# Exercise objective
Each line of the material that includes the string "unrounded" counts once; report the total and nothing further.

# Information given
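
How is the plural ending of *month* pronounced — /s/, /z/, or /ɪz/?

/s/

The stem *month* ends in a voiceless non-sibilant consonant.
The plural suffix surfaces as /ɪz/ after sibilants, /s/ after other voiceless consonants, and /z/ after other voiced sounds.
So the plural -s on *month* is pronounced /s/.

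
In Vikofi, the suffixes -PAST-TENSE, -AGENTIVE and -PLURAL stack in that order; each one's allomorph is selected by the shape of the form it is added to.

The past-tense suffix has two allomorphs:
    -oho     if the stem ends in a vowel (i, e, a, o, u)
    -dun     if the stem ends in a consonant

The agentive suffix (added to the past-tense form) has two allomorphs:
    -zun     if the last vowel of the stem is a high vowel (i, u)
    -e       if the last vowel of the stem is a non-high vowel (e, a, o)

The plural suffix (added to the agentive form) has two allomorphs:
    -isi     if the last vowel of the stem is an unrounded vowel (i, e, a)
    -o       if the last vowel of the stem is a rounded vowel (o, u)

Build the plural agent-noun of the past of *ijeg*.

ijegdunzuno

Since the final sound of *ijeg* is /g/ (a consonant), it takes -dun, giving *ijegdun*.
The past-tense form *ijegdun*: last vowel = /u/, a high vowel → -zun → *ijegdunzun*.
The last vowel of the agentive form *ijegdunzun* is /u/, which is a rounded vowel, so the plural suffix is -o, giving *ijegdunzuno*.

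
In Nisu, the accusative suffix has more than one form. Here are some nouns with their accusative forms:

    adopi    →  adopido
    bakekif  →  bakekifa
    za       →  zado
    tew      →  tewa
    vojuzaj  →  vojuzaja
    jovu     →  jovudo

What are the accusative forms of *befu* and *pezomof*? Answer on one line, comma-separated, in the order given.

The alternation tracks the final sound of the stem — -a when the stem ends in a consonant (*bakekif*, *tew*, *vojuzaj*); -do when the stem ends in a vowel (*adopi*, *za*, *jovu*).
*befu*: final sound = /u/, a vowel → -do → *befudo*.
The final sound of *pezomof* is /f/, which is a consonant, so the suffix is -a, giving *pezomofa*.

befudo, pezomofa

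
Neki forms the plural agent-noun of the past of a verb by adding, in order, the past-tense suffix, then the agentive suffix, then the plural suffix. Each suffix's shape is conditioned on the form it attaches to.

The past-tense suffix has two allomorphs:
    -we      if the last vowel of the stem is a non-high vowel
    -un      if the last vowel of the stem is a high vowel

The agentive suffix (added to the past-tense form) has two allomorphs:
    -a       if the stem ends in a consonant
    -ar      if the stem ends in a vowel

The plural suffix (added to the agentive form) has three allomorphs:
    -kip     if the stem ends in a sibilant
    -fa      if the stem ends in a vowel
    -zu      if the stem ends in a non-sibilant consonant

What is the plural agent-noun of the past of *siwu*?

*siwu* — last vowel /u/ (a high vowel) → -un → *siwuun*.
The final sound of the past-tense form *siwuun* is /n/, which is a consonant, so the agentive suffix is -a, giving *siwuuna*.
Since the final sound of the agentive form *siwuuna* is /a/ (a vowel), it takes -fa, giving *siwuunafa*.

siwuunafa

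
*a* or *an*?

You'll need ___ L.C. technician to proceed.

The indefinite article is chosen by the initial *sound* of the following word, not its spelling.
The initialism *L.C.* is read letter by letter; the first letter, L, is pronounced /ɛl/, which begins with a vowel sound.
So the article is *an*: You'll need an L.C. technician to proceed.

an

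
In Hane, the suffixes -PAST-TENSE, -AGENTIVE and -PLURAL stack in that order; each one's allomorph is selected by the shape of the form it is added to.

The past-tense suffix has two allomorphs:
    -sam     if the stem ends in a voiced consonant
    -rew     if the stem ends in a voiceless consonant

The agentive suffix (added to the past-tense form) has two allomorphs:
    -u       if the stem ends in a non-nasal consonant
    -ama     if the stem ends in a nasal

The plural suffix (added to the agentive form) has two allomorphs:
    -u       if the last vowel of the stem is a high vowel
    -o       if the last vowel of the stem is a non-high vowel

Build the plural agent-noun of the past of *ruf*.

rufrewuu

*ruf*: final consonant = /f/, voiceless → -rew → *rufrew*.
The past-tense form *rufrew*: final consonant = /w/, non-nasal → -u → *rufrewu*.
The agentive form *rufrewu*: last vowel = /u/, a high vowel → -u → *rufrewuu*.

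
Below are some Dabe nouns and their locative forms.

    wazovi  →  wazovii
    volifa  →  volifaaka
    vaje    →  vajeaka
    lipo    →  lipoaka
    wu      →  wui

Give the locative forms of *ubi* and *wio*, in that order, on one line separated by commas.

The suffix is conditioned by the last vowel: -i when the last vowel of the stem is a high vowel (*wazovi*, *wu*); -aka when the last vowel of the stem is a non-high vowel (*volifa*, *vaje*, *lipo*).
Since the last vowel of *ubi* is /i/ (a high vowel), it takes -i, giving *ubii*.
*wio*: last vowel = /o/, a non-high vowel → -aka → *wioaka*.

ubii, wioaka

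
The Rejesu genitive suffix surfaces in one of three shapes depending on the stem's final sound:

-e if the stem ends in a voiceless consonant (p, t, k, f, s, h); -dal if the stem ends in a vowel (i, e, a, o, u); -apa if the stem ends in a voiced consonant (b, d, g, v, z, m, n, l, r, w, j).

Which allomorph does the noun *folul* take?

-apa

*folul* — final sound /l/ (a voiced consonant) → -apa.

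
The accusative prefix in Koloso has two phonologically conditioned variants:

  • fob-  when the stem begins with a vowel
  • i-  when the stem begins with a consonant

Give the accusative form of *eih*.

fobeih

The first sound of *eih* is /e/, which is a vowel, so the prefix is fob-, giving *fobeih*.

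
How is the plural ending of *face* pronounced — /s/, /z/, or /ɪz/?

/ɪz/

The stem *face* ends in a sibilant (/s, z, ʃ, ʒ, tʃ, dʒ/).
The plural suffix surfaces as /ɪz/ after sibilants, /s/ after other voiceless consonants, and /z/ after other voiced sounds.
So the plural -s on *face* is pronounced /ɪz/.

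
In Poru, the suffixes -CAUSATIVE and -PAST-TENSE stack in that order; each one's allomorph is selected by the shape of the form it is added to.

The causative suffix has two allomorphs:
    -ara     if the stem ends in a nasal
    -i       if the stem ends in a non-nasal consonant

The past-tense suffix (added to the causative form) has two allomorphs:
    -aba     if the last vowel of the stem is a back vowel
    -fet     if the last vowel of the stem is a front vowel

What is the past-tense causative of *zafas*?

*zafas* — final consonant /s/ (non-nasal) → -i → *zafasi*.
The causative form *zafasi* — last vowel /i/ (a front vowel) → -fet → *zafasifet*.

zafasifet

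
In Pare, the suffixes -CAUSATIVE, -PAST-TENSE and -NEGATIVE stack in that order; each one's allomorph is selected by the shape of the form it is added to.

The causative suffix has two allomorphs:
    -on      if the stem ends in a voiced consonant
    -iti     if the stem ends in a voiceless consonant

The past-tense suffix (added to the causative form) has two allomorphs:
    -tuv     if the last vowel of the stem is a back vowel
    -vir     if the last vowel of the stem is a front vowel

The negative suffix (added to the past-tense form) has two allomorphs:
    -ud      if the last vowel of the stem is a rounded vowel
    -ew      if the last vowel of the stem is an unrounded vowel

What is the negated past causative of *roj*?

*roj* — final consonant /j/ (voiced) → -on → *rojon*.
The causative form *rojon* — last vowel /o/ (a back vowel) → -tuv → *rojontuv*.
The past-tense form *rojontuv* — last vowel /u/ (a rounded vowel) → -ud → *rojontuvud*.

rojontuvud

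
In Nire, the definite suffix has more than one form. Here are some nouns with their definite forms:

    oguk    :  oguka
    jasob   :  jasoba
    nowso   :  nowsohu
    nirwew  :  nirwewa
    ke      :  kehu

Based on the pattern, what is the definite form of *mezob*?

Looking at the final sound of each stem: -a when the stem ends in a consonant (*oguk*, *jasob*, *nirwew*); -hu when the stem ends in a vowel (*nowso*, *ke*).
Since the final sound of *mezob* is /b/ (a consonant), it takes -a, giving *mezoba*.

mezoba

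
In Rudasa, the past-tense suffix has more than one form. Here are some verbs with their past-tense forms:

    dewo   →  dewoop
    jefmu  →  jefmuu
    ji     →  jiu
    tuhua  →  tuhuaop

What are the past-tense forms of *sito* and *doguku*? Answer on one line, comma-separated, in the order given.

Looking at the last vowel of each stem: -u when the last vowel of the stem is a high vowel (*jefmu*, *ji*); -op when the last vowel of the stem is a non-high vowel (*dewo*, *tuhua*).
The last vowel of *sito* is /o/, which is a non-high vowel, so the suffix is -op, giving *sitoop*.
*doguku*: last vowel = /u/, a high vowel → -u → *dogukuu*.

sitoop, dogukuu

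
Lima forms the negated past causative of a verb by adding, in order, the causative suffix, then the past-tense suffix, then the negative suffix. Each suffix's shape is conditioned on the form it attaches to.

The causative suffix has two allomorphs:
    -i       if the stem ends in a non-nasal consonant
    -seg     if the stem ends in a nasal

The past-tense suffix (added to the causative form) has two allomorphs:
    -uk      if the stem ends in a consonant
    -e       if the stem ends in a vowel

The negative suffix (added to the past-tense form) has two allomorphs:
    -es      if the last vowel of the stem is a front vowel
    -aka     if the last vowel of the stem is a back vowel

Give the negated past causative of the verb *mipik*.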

# Task output
2